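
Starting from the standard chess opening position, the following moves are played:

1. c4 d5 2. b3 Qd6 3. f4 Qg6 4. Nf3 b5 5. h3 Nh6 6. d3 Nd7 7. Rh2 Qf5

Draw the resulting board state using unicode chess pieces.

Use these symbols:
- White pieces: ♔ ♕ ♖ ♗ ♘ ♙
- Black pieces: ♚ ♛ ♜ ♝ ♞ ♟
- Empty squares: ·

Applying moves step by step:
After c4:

♜ ♞ ♝ ♛ ♚ ♝ ♞ ♜
♟ ♟ ♟ ♟ ♟ ♟ ♟ ♟
· · · · · · · ·
· · · · · · · ·
· · ♙ · · · · ·
· · · · · · · ·
♙ ♙ · ♙ ♙ ♙ ♙ ♙
♖ ♘ ♗ ♕ ♔ ♗ ♘ ♖


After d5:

♜ ♞ ♝ ♛ ♚ ♝ ♞ ♜
♟ ♟ ♟ · ♟ ♟ ♟ ♟
· · · · · · · ·
· · · ♟ · · · ·
· · ♙ · · · · ·
· · · · · · · ·
♙ ♙ · ♙ ♙ ♙ ♙ ♙
♖ ♘ ♗ ♕ ♔ ♗ ♘ ♖


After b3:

♜ ♞ ♝ ♛ ♚ ♝ ♞ ♜
♟ ♟ ♟ · ♟ ♟ ♟ ♟
· · · · · · · ·
· · · ♟ · · · ·
· · ♙ · · · · ·
· ♙ · · · · · ·
♙ · · ♙ ♙ ♙ ♙ ♙
♖ ♘ ♗ ♕ ♔ ♗ ♘ ♖


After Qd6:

♜ ♞ ♝ · ♚ ♝ ♞ ♜
♟ ♟ ♟ · ♟ ♟ ♟ ♟
· · · ♛ · · · ·
· · · ♟ · · · ·
· · ♙ · · · · ·
· ♙ · · · · · ·
♙ · · ♙ ♙ ♙ ♙ ♙
♖ ♘ ♗ ♕ ♔ ♗ ♘ ♖


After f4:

♜ ♞ ♝ · ♚ ♝ ♞ ♜
♟ ♟ ♟ · ♟ ♟ ♟ ♟
· · · ♛ · · · ·
· · · ♟ · · · ·
· · ♙ · · ♙ · ·
· ♙ · · · · · ·
♙ · · ♙ ♙ · ♙ ♙
♖ ♘ ♗ ♕ ♔ ♗ ♘ ♖


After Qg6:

♜ ♞ ♝ · ♚ ♝ ♞ ♜
♟ ♟ ♟ · ♟ ♟ ♟ ♟
· · · · · · ♛ ·
· · · ♟ · · · ·
· · ♙ · · ♙ · ·
· ♙ · · · · · ·
♙ · · ♙ ♙ · ♙ ♙
♖ ♘ ♗ ♕ ♔ ♗ ♘ ♖


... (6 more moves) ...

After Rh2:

♜ · ♝ · ♚ ♝ · ♜
♟ · ♟ ♞ ♟ ♟ ♟ ♟
· · · · · · ♛ ♞
· ♟ · ♟ · · · ·
· · ♙ · · ♙ · ·
· ♙ · ♙ · ♘ · ♙
♙ · · · ♙ · ♙ ♖
♖ ♘ ♗ ♕ ♔ ♗ · ·


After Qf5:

♜ · ♝ · ♚ ♝ · ♜
♟ · ♟ ♞ ♟ ♟ ♟ ♟
· · · · · · · ♞
· ♟ · ♟ · ♛ · ·
· · ♙ · · ♙ · ·
· ♙ · ♙ · ♘ · ♙
♙ · · · ♙ · ♙ ♖
♖ ♘ ♗ ♕ ♔ ♗ · ·



  a b c d e f g h
  ─────────────────
8│♜ · ♝ · ♚ ♝ · ♜│8
7│♟ · ♟ ♞ ♟ ♟ ♟ ♟│7
6│· · · · · · · ♞│6
5│· ♟ · ♟ · ♛ · ·│5
4│· · ♙ · · ♙ · ·│4
3│· ♙ · ♙ · ♘ · ♙│3
2│♙ · · · ♙ · ♙ ♖│2
1│♖ ♘ ♗ ♕ ♔ ♗ · ·│1
  ─────────────────
  a b c d e f g h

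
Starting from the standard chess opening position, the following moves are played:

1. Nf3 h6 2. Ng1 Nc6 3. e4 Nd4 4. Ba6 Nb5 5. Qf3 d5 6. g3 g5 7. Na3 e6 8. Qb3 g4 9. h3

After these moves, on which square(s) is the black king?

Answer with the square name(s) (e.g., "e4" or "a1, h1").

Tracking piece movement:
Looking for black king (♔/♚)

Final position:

  a b c d e f g h
  ─────────────────
8│♜ · ♝ ♛ ♚ ♝ ♞ ♜│8
7│♟ ♟ ♟ · · ♟ · ·│7
6│♗ · · · ♟ · · ♟│6
5│· ♞ · ♟ · · · ·│5
4│· · · · ♙ · ♟ ·│4
3│♘ ♕ · · · · ♙ ♙│3
2│♙ ♙ ♙ ♙ · ♙ · ·│2
1│♖ · ♗ · ♔ · ♘ ♖│1
  ─────────────────
  a b c d e f g h


e8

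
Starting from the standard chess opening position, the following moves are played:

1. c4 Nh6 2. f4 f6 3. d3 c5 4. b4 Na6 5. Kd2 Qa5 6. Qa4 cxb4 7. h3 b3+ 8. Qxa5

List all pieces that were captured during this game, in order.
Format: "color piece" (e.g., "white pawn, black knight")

Tracking captures:
  cxb4: captured white pawn
  Qxa5: captured black queen

white pawn, black queen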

WHAT NEEDS TO BE DONE: From the first line of the listing above to the line with "Applying moves step", please transcribe each line exactly, both ends included, and nothing beyond that.

SOLUTION FOR THIS EXERCISE:
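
Starting from the standard chess opening position, the following moves are played:

1. c4 d5 2. b3 Qd6 3. f4 Qg6 4. Nf3 b5 5. h3 Nh6 6. d3 Nd7 7. Rh2 Qf5

Draw the resulting board state using unicode chess pieces.

Use these symbols:
- White pieces: ♔ ♕ ♖ ♗ ♘ ♙
- Black pieces: ♚ ♛ ♜ ♝ ♞ ♟
- Empty squares: ·

Applying moves step by step: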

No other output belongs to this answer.